_Collected data:_
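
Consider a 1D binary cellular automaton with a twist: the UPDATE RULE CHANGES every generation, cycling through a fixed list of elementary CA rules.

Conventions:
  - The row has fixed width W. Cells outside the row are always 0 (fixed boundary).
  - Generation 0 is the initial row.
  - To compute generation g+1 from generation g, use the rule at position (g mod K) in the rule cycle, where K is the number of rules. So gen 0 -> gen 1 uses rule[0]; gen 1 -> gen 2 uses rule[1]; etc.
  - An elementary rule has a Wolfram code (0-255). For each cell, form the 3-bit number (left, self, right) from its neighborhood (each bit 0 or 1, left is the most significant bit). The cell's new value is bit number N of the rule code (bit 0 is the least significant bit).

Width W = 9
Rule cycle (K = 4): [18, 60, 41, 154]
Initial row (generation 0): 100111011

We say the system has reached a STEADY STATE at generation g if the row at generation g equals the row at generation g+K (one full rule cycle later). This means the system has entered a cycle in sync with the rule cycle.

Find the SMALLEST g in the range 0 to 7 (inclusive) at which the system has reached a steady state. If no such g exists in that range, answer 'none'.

Gen 0: 100111011
Gen 1 (rule 18): 011000000
Gen 2 (rule 60): 010100000
Gen 3 (rule 41): 001001111
Gen 4 (rule 154): 010111110
Gen 5 (rule 18): 100000001
Gen 6 (rule 60): 110000001
Gen 7 (rule 41): 100111100
Gen 8 (rule 154): 011111010
Gen 9 (rule 18): 100000001
Gen 10 (rule 60): 110000001
Gen 11 (rule 41): 100111100

Answer: 5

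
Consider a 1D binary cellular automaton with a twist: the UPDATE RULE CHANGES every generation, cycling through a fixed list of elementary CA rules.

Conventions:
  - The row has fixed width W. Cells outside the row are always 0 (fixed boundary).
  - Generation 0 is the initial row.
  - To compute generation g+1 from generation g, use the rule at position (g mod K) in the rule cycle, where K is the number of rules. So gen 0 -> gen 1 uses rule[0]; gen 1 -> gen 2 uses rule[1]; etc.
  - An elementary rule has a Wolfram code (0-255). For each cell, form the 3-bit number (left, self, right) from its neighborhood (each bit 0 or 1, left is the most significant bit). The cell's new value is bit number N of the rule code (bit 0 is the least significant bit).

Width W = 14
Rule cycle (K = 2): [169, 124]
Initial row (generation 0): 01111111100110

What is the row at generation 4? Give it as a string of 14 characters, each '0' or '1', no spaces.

Gen 0: 01111111100110
Gen 1 (rule 169): 01111111000100
Gen 2 (rule 124): 01000001100110
Gen 3 (rule 169): 00011101000100
Gen 4 (rule 124): 00010111100110

Answer: 00010111100110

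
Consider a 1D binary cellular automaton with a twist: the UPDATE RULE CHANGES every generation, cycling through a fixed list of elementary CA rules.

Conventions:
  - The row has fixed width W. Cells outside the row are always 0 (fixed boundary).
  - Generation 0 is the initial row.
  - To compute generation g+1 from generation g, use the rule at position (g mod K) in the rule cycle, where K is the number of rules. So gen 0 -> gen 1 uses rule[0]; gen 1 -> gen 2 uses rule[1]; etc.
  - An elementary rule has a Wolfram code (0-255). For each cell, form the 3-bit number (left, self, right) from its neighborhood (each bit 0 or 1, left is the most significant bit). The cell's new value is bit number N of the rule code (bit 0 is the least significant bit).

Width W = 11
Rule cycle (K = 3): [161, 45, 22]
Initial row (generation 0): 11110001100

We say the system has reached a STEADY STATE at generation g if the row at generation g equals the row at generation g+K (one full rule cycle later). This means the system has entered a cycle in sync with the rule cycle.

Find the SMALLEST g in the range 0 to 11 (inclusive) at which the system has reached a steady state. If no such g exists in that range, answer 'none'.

Answer: none

Derivation:
Gen 0: 11110001100
Gen 1 (rule 161): 01100100001
Gen 2 (rule 45): 01000101101
Gen 3 (rule 22): 11101100001
Gen 4 (rule 161): 01010001100
Gen 5 (rule 45): 01110101001
Gen 6 (rule 22): 10000101111
Gen 7 (rule 161): 00110010110
Gen 8 (rule 45): 10100011100
Gen 9 (rule 22): 10110100010
Gen 10 (rule 161): 01001001000
Gen 11 (rule 45): 01001001011
Gen 12 (rule 22): 11111111000
Gen 13 (rule 161): 01111110011
Gen 14 (rule 45): 01000000010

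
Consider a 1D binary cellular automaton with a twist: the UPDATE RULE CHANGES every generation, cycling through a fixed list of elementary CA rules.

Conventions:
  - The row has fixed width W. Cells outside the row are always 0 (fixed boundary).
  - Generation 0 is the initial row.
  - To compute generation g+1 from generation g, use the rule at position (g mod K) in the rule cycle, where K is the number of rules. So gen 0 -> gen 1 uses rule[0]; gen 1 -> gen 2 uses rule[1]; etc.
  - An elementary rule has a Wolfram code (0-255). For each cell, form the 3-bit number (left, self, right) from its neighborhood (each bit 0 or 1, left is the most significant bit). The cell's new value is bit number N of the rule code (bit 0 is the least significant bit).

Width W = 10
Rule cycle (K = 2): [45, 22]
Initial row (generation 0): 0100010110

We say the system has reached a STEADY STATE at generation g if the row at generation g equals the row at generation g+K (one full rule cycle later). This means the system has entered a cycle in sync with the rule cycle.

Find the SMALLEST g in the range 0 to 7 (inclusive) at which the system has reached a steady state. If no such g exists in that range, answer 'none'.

Answer: 4

Derivation:
Gen 0: 0100010110
Gen 1 (rule 45): 0101011100
Gen 2 (rule 22): 1101000010
Gen 3 (rule 45): 1011011010
Gen 4 (rule 22): 1000000011
Gen 5 (rule 45): 1011111010
Gen 6 (rule 22): 1000000011
Gen 7 (rule 45): 1011111010
Gen 8 (rule 22): 1000000011
Gen 9 (rule 45): 1011111010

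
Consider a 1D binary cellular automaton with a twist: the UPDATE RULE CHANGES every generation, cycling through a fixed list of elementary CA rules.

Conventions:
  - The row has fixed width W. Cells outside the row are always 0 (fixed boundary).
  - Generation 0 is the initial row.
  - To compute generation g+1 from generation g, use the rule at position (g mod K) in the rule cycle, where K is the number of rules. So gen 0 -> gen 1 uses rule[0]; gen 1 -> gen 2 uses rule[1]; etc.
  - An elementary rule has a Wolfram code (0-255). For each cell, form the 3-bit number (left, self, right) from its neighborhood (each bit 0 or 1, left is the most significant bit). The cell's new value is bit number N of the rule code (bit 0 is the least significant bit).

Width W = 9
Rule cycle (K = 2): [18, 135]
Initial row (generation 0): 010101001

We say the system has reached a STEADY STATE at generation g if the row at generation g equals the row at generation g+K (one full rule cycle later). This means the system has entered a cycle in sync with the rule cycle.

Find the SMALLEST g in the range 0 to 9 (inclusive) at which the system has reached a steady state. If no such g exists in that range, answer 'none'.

Answer: 5

Derivation:
Gen 0: 010101001
Gen 1 (rule 18): 100000110
Gen 2 (rule 135): 101111000
Gen 3 (rule 18): 000000100
Gen 4 (rule 135): 111111101
Gen 5 (rule 18): 000000000
Gen 6 (rule 135): 111111111
Gen 7 (rule 18): 000000000
Gen 8 (rule 135): 111111111
Gen 9 (rule 18): 000000000
Gen 10 (rule 135): 111111111
Gen 11 (rule 18): 000000000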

_What is expected:_
Stopping at the line containing "Initial row (generation 0): 100111011", please repeat exactly every line from the very start of the entries, that line included, and nothing more.

_Response:_
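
Consider a 1D binary cellular automaton with a twist: the UPDATE RULE CHANGES every generation, cycling through a fixed list of elementary CA rules.

Conventions:
  - The row has fixed width W. Cells outside the row are always 0 (fixed boundary).
  - Generation 0 is the initial row.
  - To compute generation g+1 from generation g, use the rule at position (g mod K) in the rule cycle, where K is the number of rules. So gen 0 -> gen 1 uses rule[0]; gen 1 -> gen 2 uses rule[1]; etc.
  - An elementary rule has a Wolfram code (0-255). For each cell, form the 3-bit number (left, self, right) from its neighborhood (each bit 0 or 1, left is the most significant bit). The cell's new value is bit number N of the rule code (bit 0 is the least significant bit).

Width W = 9
Rule cycle (K = 4): [18, 60, 41, 154]
Initial row (generation 0): 100111011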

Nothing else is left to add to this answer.